(Extracted data entries)

=== Section Start ===

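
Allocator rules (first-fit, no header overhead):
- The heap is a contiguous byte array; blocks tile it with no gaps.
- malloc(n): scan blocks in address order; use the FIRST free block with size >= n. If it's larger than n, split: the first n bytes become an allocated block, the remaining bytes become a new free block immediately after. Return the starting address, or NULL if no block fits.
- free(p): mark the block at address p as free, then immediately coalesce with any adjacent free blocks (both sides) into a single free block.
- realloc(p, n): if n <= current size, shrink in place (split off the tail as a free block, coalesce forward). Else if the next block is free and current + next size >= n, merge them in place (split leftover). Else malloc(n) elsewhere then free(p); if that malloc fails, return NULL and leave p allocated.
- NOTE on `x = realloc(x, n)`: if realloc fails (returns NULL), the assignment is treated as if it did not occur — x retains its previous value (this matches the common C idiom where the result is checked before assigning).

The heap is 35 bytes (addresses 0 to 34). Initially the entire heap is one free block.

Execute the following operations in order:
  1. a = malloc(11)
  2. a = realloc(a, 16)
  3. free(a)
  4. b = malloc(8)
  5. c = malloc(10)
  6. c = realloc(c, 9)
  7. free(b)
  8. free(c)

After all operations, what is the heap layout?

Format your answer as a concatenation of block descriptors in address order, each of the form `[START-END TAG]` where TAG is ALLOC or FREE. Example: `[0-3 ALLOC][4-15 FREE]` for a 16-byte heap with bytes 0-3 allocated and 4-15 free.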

=== Section End ===

A single number is required: the count of lines in the data that include the string "NULL".

3